»»

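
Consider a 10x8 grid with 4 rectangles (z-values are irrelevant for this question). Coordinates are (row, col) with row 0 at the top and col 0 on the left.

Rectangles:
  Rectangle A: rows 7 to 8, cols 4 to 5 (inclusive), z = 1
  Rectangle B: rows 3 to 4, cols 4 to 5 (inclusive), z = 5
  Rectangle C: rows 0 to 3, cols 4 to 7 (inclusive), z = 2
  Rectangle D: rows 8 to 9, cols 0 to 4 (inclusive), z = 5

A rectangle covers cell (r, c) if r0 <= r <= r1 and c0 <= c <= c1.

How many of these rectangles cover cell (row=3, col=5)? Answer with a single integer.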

««

▸ What you should do
Please return the records above exactly as they are written.

▸ Task output
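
Consider a 10x8 grid with 4 rectangles (z-values are irrelevant for this question). Coordinates are (row, col) with row 0 at the top and col 0 on the left.

Rectangles:
  Rectangle A: rows 7 to 8, cols 4 to 5 (inclusive), z = 1
  Rectangle B: rows 3 to 4, cols 4 to 5 (inclusive), z = 5
  Rectangle C: rows 0 to 3, cols 4 to 7 (inclusive), z = 2
  Rectangle D: rows 8 to 9, cols 0 to 4 (inclusive), z = 5

A rectangle covers cell (r, c) if r0 <= r <= r1 and c0 <= c <= c1.

How many of these rectangles cover cell (row=3, col=5)? Answer with a single integer.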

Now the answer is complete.